Write out the whole listing word for word.
====
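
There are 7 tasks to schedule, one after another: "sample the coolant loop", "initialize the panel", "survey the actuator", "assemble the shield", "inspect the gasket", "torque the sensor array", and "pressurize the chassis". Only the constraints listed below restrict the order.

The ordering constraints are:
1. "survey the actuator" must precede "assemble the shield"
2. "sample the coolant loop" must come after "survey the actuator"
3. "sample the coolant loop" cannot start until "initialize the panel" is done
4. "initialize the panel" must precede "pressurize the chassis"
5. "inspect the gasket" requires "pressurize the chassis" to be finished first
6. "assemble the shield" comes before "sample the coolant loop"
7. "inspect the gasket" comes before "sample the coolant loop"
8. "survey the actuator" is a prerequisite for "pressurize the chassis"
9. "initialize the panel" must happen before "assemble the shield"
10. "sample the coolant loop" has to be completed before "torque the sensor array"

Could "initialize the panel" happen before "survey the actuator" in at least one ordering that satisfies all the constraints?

Yes

Nothing in the constraints forces "survey the actuator" before "initialize the panel" — there is no chain from "survey the actuator" to "initialize the panel".
So a valid ordering placing "initialize the panel" earlier than "survey the actuator" exists.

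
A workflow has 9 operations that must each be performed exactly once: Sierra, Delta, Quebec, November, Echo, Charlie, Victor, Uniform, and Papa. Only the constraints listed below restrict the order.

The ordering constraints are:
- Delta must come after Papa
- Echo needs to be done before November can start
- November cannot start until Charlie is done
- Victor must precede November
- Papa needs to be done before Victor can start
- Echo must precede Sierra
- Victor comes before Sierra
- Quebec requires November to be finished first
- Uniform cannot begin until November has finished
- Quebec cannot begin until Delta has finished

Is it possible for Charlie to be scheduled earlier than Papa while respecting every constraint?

Yes

The constraints leave Charlie and Papa unordered relative to each other; nothing requires Papa earlier.
That means at least one valid schedule has Charlie before Papa.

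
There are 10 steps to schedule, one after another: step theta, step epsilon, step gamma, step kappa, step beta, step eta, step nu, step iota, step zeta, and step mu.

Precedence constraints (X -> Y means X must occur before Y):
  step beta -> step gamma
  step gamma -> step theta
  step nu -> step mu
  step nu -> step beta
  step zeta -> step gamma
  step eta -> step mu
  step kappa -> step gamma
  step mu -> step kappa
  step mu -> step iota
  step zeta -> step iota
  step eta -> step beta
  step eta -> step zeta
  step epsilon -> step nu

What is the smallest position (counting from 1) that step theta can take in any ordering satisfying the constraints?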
====
◆ **Task solution**:
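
There are 7 tasks to schedule, one after another: "sample the coolant loop", "initialize the panel", "survey the actuator", "assemble the shield", "inspect the gasket", "torque the sensor array", and "pressurize the chassis". Only the constraints listed below restrict the order.

The ordering constraints are:
1. "survey the actuator" must precede "assemble the shield"
2. "sample the coolant loop" must come after "survey the actuator"
3. "sample the coolant loop" cannot start until "initialize the panel" is done
4. "initialize the panel" must precede "pressurize the chassis"
5. "inspect the gasket" requires "pressurize the chassis" to be finished first
6. "assemble the shield" comes before "sample the coolant loop"
7. "inspect the gasket" comes before "sample the coolant loop"
8. "survey the actuator" is a prerequisite for "pressurize the chassis"
9. "initialize the panel" must happen before "assemble the shield"
10. "sample the coolant loop" has to be completed before "torque the sensor array"

Could "initialize the panel" happen before "survey the actuator" in at least one ordering that satisfies all the constraints?

Yes

Nothing in the constraints forces "survey the actuator" before "initialize the panel" — there is no chain from "survey the actuator" to "initialize the panel".
So a valid ordering placing "initialize the panel" earlier than "survey the actuator" exists.

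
A workflow has 9 operations that must each be performed exactly once: Sierra, Delta, Quebec, November, Echo, Charlie, Victor, Uniform, and Papa. Only the constraints listed below restrict the order.

The ordering constraints are:
- Delta must come after Papa
- Echo needs to be done before November can start
- November cannot start until Charlie is done
- Victor must precede November
- Papa needs to be done before Victor can start
- Echo must precede Sierra
- Victor comes before Sierra
- Quebec requires November to be finished first
- Uniform cannot begin until November has finished
- Quebec cannot begin until Delta has finished

Is it possible for Charlie to be scheduled earlier than Papa while respecting every constraint?

Yes

The constraints leave Charlie and Papa unordered relative to each other; nothing requires Papa earlier.
That means at least one valid schedule has Charlie before Papa.

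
There are 10 steps to schedule, one after another: step theta, step epsilon, step gamma, step kappa, step beta, step eta, step nu, step iota, step zeta, and step mu.

Precedence constraints (X -> Y means X must occur before Y):
  step beta -> step gamma
  step gamma -> step theta
  step nu -> step mu
  step nu -> step beta
  step zeta -> step gamma
  step eta -> step mu
  step kappa -> step gamma
  step mu -> step kappa
  step mu -> step iota
  step zeta -> step iota
  step eta -> step beta
  step eta -> step zeta
  step epsilon -> step nu

What is the smallest position (counting from 1) that step theta can take in any ordering satisfying the constraints?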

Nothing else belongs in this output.